- Opening Delimiter -

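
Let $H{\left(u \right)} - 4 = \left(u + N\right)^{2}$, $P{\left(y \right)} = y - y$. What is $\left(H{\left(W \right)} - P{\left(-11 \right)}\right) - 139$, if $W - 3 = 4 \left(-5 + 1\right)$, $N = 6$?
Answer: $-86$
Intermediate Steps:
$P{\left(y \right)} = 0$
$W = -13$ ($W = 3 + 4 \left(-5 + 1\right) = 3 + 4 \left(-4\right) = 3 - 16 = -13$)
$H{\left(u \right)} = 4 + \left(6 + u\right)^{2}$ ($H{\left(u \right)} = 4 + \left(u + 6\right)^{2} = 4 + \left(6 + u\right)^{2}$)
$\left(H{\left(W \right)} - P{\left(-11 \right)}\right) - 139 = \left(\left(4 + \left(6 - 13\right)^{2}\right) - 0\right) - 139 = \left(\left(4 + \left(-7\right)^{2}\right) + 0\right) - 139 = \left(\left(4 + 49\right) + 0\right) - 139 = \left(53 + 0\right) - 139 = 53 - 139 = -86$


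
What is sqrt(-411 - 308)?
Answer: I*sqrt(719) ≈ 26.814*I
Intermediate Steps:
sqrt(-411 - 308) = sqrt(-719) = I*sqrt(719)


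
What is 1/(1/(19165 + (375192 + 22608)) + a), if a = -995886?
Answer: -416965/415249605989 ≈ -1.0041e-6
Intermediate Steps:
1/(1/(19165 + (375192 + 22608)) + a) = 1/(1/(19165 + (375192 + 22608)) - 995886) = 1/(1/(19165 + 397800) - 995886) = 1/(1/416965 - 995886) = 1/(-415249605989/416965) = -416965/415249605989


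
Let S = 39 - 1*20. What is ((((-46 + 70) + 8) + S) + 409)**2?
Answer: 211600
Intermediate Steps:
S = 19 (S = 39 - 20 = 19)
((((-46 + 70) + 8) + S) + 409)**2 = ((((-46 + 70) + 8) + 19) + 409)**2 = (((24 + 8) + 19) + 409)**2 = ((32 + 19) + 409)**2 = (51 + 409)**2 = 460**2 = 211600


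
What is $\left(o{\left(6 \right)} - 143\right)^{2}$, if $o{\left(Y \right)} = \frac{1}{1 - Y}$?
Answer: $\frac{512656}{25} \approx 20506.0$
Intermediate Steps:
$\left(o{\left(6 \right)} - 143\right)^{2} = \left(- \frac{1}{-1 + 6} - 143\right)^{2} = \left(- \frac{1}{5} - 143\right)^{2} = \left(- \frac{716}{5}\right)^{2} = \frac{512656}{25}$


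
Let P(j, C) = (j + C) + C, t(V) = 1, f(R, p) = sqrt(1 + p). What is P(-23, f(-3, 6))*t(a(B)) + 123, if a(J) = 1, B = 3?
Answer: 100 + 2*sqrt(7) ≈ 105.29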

- Closing Delimiter -
- Opening Delimiter -

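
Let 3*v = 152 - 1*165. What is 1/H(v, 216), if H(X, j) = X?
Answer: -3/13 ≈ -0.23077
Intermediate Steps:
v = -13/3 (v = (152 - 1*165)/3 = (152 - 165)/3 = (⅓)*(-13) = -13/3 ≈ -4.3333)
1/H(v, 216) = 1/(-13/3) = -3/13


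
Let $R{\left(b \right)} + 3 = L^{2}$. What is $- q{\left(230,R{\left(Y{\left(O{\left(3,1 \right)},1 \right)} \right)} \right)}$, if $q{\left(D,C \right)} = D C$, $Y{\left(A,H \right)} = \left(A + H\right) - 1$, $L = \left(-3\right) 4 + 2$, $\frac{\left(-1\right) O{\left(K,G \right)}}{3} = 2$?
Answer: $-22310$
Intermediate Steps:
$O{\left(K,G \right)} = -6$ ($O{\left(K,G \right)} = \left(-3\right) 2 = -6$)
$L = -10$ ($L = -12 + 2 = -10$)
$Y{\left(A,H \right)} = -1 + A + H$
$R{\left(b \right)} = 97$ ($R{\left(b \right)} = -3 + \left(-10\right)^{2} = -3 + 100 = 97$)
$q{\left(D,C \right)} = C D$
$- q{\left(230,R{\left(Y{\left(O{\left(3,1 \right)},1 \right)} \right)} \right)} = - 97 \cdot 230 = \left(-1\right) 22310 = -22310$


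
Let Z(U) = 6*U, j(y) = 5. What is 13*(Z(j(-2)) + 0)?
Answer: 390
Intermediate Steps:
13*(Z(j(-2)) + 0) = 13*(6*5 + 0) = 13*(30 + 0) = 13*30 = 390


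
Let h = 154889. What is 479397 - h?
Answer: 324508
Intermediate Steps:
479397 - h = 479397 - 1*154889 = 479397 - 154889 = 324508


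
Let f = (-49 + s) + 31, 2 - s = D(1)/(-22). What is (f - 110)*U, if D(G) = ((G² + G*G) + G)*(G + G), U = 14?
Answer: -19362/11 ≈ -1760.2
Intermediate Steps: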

- Closing Delimiter -

* [What to do]:
Every line of the listing that holds "Answer" should be found and copied.

* [Task response]:
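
Answer: $-86$
Answer: I*sqrt(719) ≈ 26.814*I
Answer: -416965/415249605989 ≈ -1.0041e-6
Answer: 211600
Answer: $\frac{512656}{25} \approx 20506.0$
Answer: 100 + 2*sqrt(7) ≈ 105.29
Answer: -3/13 ≈ -0.23077
Answer: $-22310$
Answer: 390
Answer: 324508
Answer: -19362/11 ≈ -1760.2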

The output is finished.